Saved data entries
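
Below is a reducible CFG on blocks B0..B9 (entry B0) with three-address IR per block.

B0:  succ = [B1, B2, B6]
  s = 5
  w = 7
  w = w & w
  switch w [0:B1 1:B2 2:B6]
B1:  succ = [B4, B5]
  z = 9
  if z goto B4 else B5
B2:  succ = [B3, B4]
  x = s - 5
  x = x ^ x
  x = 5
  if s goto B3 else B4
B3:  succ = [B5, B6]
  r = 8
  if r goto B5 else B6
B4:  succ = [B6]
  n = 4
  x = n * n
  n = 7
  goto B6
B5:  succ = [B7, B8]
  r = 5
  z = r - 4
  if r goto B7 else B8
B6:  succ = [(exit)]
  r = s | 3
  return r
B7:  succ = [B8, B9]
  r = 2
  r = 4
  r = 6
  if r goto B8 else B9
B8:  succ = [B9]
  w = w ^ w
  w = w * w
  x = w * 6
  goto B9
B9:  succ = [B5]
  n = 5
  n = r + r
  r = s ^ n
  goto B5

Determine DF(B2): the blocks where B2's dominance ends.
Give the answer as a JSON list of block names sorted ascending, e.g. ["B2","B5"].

Answer: ["B4", "B5", "B6"]

Working:
idom tree: B1←B0 B2←B0 B3←B2 B4←B0 B5←B0 B6←B0 B7←B5 B8←B5 B9←B5
Dom at joins:
  B4: preds {B1,B2}: {B0,B1} ∩ {B0,B2} = {B0}; idom=B0
  B5: preds {B1,B3,B9}: {B0,B1} ∩ {B0,B2,B3} ∩ {B0,B5,B9} = {B0}; idom=B0
  B6: preds {B0,B3,B4}: {B0} ∩ {B0,B2,B3} ∩ {B0,B4} = {B0}; idom=B0
  B8: preds {B5,B7}: {B0,B5} ∩ {B0,B5,B7} = {B0,B5}; idom=B5
  B9: preds {B7,B8}: {B0,B5,B7} ∩ {B0,B5,B8} = {B0,B5}; idom=B5

DF derivation:
  B4←B1: walk B1 to B0
  B4←B2: walk B2 to B0
  B5←B1: walk B1 to B0
  B5←B3: walk B3→B2 to B0
  B5←B9: walk B9→B5 to B0
  B6←B0: walk · to B0
  B6←B3: walk B3→B2 to B0
  B6←B4: walk B4 to B0
  B8←B5: walk · to B5
  B8←B7: walk B7 to B5
  B9←B7: walk B7 to B5
  B9←B8: walk B8 to B5
  B0 → ∅
  B1 → {B4,B5}
  B2 → {B4,B5,B6}
  B3 → {B5,B6}
  B4 → {B6}
  B5 → {B5}
  B6 → ∅
  B7 → {B8,B9}
  B8 → {B9}
  B9 → {B5}

DF(B2) = ["B4", "B5", "B6"]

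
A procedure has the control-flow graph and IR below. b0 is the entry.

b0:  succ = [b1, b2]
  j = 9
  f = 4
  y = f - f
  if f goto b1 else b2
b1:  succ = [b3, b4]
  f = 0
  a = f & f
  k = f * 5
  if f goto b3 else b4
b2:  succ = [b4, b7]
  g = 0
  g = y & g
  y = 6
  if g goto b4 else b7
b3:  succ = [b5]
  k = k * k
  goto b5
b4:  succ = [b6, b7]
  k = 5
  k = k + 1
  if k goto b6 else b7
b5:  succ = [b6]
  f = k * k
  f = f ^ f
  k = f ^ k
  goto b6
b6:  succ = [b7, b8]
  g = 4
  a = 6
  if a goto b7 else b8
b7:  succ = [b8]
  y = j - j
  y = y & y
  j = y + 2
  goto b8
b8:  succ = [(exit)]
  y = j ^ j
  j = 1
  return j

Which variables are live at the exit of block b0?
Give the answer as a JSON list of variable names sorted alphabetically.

def/use:
  b0 def {f,j,y} use ∅
  b1 def {a,f,k} use ∅
  b2 def {g,y} use {y}
  b3 def {k} use {k}
  b4 def {k} use ∅
  b5 def {f,k} use {k}
  b6 def {a,g} use ∅
  b7 def {j,y} use {j}
  b8 def {j,y} use {j}

Backward fixpoint:
  live b0: ∅→{j,y}
  live b1: {j}→{j,k}
  live b2: {j,y}→{j}
  live b3: {j,k}→{j,k}
  live b4: {j}→{j}
  live b5: {j,k}→{j}
  live b6: {j}→{j}
  live b7: {j}→{j}
  live b8: {j}→∅

live-out(b0) = ["j", "y"]

Answer: ["j", "y"]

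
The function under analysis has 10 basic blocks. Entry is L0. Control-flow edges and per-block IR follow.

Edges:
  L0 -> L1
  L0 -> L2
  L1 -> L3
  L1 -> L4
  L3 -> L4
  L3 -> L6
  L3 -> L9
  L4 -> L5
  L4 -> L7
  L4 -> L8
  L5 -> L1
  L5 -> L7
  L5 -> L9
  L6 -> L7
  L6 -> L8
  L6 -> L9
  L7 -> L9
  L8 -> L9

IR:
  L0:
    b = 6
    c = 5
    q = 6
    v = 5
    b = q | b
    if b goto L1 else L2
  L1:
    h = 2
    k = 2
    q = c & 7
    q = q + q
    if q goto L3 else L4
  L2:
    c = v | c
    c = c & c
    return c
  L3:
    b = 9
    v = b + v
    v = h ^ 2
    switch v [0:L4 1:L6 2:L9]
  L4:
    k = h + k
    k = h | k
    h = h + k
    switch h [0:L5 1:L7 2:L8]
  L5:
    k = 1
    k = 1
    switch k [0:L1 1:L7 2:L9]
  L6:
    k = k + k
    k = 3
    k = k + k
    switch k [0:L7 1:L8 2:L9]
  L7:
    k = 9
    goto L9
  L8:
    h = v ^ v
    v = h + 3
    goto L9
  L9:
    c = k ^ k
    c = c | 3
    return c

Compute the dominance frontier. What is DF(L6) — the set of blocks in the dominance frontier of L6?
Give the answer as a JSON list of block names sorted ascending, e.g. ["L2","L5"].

Answer: ["L7", "L8", "L9"]

Working:
idom tree: L1←L0 L2←L0 L3←L1 L4←L1 L5←L4 L6←L3 L7←L1 L8←L1 L9←L1
Join-block Dom:
  L1: preds {L0,L5}: {L0} ∩ {L0,L1,L4,L5} = {L0}; idom=L0
  L4: preds {L1,L3}: {L0,L1} ∩ {L0,L1,L3} = {L0,L1}; idom=L1
  L7: preds {L4,L5,L6}: {L0,L1,L4} ∩ {L0,L1,L4,L5} ∩ {L0,L1,L3,L6} = {L0,L1}; idom=L1
  L8: preds {L4,L6}: {L0,L1,L4} ∩ {L0,L1,L3,L6} = {L0,L1}; idom=L1
  L9: preds {L3,L5,L6,L7,L8}: {L0,L1,L3} ∩ {L0,L1,L4,L5} ∩ {L0,L1,L3,L6} ∩ {L0,L1,L7} ∩ {L0,L1,L8} = {L0,L1}; idom=L1

Frontier:
  L1←L0: walk · to L0
  L1←L5: walk L5→L4→L1 to L0
  L4←L1: walk · to L1
  L4←L3: walk L3 to L1
  L7←L4: walk L4 to L1
  L7←L5: walk L5→L4 to L1
  L7←L6: walk L6→L3 to L1
  L8←L4: walk L4 to L1
  L8←L6: walk L6→L3 to L1
  L9←L3: walk L3 to L1
  L9←L5: walk L5→L4 to L1
  L9←L6: walk L6→L3 to L1
  L9←L7: walk L7 to L1
  L9←L8: walk L8 to L1
  DF(L0)=∅
  DF(L1)={L1}
  DF(L2)=∅
  DF(L3)={L4,L7,L8,L9}
  DF(L4)={L1,L7,L8,L9}
  DF(L5)={L1,L7,L9}
  DF(L6)={L7,L8,L9}
  DF(L7)={L9}
  DF(L8)={L9}
  DF(L9)=∅

DF(L6) = ["L7", "L8", "L9"]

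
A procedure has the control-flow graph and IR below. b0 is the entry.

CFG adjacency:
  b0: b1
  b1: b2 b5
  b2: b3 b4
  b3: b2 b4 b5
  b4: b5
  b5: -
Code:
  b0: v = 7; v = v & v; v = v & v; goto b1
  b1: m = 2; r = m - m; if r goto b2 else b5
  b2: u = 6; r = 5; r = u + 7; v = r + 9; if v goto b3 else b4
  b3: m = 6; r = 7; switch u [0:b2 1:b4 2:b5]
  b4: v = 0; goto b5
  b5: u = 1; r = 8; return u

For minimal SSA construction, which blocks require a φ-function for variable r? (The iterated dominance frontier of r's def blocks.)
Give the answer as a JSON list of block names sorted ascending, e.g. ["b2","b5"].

Answer: ["b2", "b4", "b5"]

Working:
idom tree: b1←b0 b2←b1 b3←b2 b4←b2 b5←b1
Dom at joins:
  b2: preds {b1,b3}: {b0,b1} ∩ {b0,b1,b2,b3} = {b0,b1}; idom=b1
  b4: preds {b2,b3}: {b0,b1,b2} ∩ {b0,b1,b2,b3} = {b0,b1,b2}; idom=b2
  b5: preds {b1,b3,b4}: {b0,b1} ∩ {b0,b1,b2,b3} ∩ {b0,b1,b2,b4} = {b0,b1}; idom=b1

DF derivation:
  join b2 pred b1: · stop@b1
  join b2 pred b3: b3→b2 stop@b1
  join b4 pred b2: · stop@b2
  join b4 pred b3: b3 stop@b2
  join b5 pred b1: · stop@b1
  join b5 pred b3: b3→b2 stop@b1
  join b5 pred b4: b4→b2 stop@b1
  b0: DF=∅
  b1: DF=∅
  b2: DF={b2,b5}
  b3: DF={b2,b4,b5}
  b4: DF={b5}
  b5: DF=∅

φ for r: defs {b1,b2,b3,b5}
  DF⁺ = {b2,b4,b5}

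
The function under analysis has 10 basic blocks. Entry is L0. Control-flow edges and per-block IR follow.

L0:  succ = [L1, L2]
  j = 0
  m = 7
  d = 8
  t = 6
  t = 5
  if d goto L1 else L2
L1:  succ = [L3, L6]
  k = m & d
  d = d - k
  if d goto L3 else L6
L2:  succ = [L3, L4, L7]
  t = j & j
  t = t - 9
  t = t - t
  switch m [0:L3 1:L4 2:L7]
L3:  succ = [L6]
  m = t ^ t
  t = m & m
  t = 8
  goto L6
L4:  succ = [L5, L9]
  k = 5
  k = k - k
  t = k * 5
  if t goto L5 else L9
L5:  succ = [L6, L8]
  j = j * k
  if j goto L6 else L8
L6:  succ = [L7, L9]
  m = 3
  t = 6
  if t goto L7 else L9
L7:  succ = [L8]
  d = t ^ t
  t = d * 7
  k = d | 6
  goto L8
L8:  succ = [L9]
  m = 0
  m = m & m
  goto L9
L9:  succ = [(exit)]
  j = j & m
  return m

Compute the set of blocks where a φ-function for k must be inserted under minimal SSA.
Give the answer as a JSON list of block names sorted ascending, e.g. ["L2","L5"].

idom tree: L1←L0 L2←L0 L3←L0 L4←L2 L5←L4 L6←L0 L7←L0 L8←L0 L9←L0
Join-block Dom:
  L3: preds {L1,L2}: {L0,L1} ∩ {L0,L2} = {L0}; idom=L0
  L6: preds {L1,L3,L5}: {L0,L1} ∩ {L0,L3} ∩ {L0,L2,L4,L5} = {L0}; idom=L0
  L7: preds {L2,L6}: {L0,L2} ∩ {L0,L6} = {L0}; idom=L0
  L8: preds {L5,L7}: {L0,L2,L4,L5} ∩ {L0,L7} = {L0}; idom=L0
  L9: preds {L4,L6,L8}: {L0,L2,L4} ∩ {L0,L6} ∩ {L0,L8} = {L0}; idom=L0

DF walk-up:
  join L3 pred L1: L1 stop@L0
  join L3 pred L2: L2 stop@L0
  join L6 pred L1: L1 stop@L0
  join L6 pred L3: L3 stop@L0
  join L6 pred L5: L5→L4→L2 stop@L0
  join L7 pred L2: L2 stop@L0
  join L7 pred L6: L6 stop@L0
  join L8 pred L5: L5→L4→L2 stop@L0
  join L8 pred L7: L7 stop@L0
  join L9 pred L4: L4→L2 stop@L0
  join L9 pred L6: L6 stop@L0
  join L9 pred L8: L8 stop@L0
  DF(L0)=∅
  DF(L1)={L3,L6}
  DF(L2)={L3,L6,L7,L8,L9}
  DF(L3)={L6}
  DF(L4)={L6,L8,L9}
  DF(L5)={L6,L8}
  DF(L6)={L7,L9}
  DF(L7)={L8}
  DF(L8)={L9}
  DF(L9)=∅

φ for k: defs {L1,L4,L7}
  DF⁺ = {L3,L6,L7,L8,L9}

Answer: ["L3", "L6", "L7", "L8", "L9"]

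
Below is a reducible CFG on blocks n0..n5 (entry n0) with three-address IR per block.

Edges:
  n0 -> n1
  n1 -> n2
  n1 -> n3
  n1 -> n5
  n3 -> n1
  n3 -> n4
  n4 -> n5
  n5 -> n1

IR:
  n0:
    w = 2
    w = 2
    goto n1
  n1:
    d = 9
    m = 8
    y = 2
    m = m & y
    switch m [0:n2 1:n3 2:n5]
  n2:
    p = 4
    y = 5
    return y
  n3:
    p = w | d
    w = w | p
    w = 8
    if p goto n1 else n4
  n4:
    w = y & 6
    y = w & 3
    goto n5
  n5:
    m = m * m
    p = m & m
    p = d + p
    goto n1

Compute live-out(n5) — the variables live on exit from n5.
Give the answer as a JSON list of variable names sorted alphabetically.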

* [What the task requires]:
Among the entries, count how many lines hold the string "function", then state only that number.

* [Exercise output]:
4